* **What is expected**: The answer should hold exactly the lines of the entries below from the one containing "((996 - 5) + (-31)^3/" through the last line, both included.

━━━━━ Provided records

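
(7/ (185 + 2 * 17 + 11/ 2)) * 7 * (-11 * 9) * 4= -38808/ 449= -86.43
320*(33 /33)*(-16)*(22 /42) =-56320 /21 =-2681.90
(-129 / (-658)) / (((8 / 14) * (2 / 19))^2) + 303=2148831 / 6016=357.19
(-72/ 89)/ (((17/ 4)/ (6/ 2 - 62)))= 16992/ 1513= 11.23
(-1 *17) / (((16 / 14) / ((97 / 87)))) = -11543 / 696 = -16.58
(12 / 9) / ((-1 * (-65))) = 4 / 195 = 0.02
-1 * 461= -461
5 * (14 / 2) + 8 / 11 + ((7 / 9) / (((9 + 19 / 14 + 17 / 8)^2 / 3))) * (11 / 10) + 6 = 41.74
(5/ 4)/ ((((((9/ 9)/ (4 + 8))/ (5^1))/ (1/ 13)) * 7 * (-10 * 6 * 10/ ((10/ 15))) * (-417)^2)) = -1/ 189886788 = -0.00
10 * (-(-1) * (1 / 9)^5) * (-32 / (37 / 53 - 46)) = 16960 / 141776649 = 0.00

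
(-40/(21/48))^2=409600/49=8359.18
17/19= 0.89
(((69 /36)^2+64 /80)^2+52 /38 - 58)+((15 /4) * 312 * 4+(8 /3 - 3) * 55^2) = 35803771579 /9849600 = 3635.05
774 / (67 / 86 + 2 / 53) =1175964 / 1241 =947.59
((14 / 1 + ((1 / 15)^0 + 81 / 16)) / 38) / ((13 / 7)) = 2247 / 7904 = 0.28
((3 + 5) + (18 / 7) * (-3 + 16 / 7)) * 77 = 3322 / 7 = 474.57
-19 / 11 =-1.73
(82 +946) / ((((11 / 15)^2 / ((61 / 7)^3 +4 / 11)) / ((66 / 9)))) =9281659.99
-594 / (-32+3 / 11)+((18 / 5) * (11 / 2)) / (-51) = 18.33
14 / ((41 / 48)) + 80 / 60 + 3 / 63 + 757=667078 / 861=774.77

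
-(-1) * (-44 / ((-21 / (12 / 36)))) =44 / 63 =0.70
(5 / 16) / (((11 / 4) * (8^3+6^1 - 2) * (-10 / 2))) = -1 / 22704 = -0.00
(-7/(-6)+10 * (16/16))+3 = 85/6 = 14.17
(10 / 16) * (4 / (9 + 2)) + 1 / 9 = 67 / 198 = 0.34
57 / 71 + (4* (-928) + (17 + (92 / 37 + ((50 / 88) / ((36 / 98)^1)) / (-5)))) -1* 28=-7739814175 / 2080584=-3720.02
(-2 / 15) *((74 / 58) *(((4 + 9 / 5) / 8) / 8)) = -37 / 2400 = -0.02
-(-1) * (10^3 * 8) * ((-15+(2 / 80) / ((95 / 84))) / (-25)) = 455328 / 95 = 4792.93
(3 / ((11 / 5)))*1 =1.36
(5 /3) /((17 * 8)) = 5 /408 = 0.01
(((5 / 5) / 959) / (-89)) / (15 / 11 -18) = 11 / 15619233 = 0.00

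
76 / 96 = 19 / 24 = 0.79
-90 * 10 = -900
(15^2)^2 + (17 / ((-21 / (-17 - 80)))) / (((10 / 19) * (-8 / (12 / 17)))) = 50611.84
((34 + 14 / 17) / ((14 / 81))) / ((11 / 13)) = 311688 / 1309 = 238.11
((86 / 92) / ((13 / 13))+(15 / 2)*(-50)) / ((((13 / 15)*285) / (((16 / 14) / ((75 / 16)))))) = -1101248 / 2982525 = -0.37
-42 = -42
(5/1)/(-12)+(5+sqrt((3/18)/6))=19/4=4.75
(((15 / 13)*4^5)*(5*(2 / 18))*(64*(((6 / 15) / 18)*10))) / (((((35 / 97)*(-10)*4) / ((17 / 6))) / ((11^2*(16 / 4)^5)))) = -1673770565632 / 7371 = -227075100.48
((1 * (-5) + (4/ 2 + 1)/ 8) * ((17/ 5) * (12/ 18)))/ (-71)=0.15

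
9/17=0.53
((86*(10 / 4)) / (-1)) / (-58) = 215 / 58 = 3.71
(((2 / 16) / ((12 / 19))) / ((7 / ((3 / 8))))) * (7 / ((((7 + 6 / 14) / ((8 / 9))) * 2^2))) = 133 / 59904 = 0.00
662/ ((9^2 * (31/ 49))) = 32438/ 2511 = 12.92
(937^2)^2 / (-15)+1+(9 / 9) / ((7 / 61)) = -5395806953707 / 105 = -51388637654.35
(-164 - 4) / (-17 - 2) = 168 / 19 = 8.84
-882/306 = -49/17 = -2.88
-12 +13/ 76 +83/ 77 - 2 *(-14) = 100941/ 5852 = 17.25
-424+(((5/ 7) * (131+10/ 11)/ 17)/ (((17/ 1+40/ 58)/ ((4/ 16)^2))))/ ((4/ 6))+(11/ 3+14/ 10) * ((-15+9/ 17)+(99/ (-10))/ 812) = -2582771024249/ 5193064800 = -497.35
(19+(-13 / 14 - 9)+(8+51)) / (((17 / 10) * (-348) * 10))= -953 / 82824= -0.01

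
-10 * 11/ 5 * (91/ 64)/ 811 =-1001/ 25952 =-0.04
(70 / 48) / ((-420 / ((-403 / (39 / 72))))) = 31 / 12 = 2.58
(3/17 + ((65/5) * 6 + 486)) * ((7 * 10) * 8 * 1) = 5370960/17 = 315938.82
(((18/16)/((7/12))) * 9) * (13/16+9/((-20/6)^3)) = 276777/28000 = 9.88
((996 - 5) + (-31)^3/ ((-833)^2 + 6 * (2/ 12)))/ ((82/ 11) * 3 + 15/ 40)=43.58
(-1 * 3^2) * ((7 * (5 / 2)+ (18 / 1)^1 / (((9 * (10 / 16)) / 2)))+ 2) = -2331 / 10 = -233.10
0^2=0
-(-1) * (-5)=-5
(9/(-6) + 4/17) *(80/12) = -430/51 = -8.43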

━━━━━━━━━━

* **Written solution**:
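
((996 - 5) + (-31)^3/ ((-833)^2 + 6 * (2/ 12)))/ ((82/ 11) * 3 + 15/ 40)=43.58
(-1 * 3^2) * ((7 * (5 / 2)+ (18 / 1)^1 / (((9 * (10 / 16)) / 2)))+ 2) = -2331 / 10 = -233.10
0^2=0
-(-1) * (-5)=-5
(9/(-6) + 4/17) *(80/12) = -430/51 = -8.43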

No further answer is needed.